* REQUIRED ACTION
Repeat the data exactly as it stands.

(Collected data)
══════════════════════════════
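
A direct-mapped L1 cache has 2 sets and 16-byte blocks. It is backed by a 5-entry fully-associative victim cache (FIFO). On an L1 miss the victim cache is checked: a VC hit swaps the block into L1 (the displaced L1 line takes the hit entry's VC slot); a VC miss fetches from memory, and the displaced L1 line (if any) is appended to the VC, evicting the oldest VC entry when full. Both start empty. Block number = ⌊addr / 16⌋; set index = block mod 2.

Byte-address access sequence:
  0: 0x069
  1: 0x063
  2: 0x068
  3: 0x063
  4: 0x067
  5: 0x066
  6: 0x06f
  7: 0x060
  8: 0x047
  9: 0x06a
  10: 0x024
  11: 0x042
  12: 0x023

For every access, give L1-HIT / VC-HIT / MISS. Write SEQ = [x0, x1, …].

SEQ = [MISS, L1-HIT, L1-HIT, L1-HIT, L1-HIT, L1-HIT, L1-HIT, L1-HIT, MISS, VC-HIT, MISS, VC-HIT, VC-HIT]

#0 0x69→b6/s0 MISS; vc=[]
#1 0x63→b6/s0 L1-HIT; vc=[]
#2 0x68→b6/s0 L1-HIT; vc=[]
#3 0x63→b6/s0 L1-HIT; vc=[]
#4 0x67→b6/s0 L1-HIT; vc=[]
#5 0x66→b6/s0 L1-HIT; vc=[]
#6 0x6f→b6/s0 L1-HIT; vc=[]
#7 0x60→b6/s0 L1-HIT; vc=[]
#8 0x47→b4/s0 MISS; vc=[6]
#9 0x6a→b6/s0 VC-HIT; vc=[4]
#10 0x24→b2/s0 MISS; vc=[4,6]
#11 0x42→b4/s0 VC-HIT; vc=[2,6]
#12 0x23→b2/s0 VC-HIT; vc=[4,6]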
══════════════════════════════
* THE COMPLETED TASK
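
A direct-mapped L1 cache has 2 sets and 16-byte blocks. It is backed by a 5-entry fully-associative victim cache (FIFO). On an L1 miss the victim cache is checked: a VC hit swaps the block into L1 (the displaced L1 line takes the hit entry's VC slot); a VC miss fetches from memory, and the displaced L1 line (if any) is appended to the VC, evicting the oldest VC entry when full. Both start empty. Block number = ⌊addr / 16⌋; set index = block mod 2.

Byte-address access sequence:
  0: 0x069
  1: 0x063
  2: 0x068
  3: 0x063
  4: 0x067
  5: 0x066
  6: 0x06f
  7: 0x060
  8: 0x047
  9: 0x06a
  10: 0x024
  11: 0x042
  12: 0x023

For every access, give L1-HIT / VC-HIT / MISS. Write SEQ = [x0, x1, …].

SEQ = [MISS, L1-HIT, L1-HIT, L1-HIT, L1-HIT, L1-HIT, L1-HIT, L1-HIT, MISS, VC-HIT, MISS, VC-HIT, VC-HIT]

#0 0x69→b6/s0 MISS; vc=[]
#1 0x63→b6/s0 L1-HIT; vc=[]
#2 0x68→b6/s0 L1-HIT; vc=[]
#3 0x63→b6/s0 L1-HIT; vc=[]
#4 0x67→b6/s0 L1-HIT; vc=[]
#5 0x66→b6/s0 L1-HIT; vc=[]
#6 0x6f→b6/s0 L1-HIT; vc=[]
#7 0x60→b6/s0 L1-HIT; vc=[]
#8 0x47→b4/s0 MISS; vc=[6]
#9 0x6a→b6/s0 VC-HIT; vc=[4]
#10 0x24→b2/s0 MISS; vc=[4,6]
#11 0x42→b4/s0 VC-HIT; vc=[2,6]
#12 0x23→b2/s0 VC-HIT; vc=[4,6]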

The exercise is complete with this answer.